| Dataset entries |
• • • •
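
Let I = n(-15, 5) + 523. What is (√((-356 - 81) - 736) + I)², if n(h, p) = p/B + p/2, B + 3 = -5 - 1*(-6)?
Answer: (523 + I*√1173)² ≈ 2.7236e+5 + 35825.0*I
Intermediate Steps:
B = -2 (B = -3 + (-5 - 1*(-6)) = -3 + (-5 + 6) = -3 + 1 = -2)
n(h, p) = 0 (n(h, p) = p/(-2) + p/2 = p*(-½) + p*(½) = -p/2 + p/2 = 0)
I = 523 (I = 0 + 523 = 523)
(√((-356 - 81) - 736) + I)² = (√((-356 - 81) - 736) + 523)² = (√(-437 - 736) + 523)² = (√(-1173) + 523)² = (I*√1173 + 523)² = (523 + I*√1173)²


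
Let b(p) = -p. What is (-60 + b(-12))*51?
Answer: -2448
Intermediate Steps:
(-60 + b(-12))*51 = (-60 - 1*(-12))*51 = (-60 + 12)*51 = -48*51 = -2448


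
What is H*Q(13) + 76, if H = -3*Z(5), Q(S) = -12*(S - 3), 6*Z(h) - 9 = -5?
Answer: 316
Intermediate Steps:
Z(h) = 2/3 (Z(h) = 3/2 + (1/6)*(-5) = 3/2 - 5/6 = 2/3)
Q(S) = 36 - 12*S (Q(S) = -12*(-3 + S) = 36 - 12*S)
H = -2 (H = -3*2/3 = -2)
H*Q(13) + 76 = -2*(36 - 12*13) + 76 = -2*(36 - 156) + 76 = -2*(-120) + 76 = 240 + 76 = 316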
• • • •
| Task description |
Within the material above, find every line containing the word "What" and copy it.

| Output below |
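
Let I = n(-15, 5) + 523. What is (√((-356 - 81) - 736) + I)², if n(h, p) = p/B + p/2, B + 3 = -5 - 1*(-6)?
Let b(p) = -p. What is (-60 + b(-12))*51?
What is H*Q(13) + 76, if H = -3*Z(5), Q(S) = -12*(S - 3), 6*Z(h) - 9 = -5?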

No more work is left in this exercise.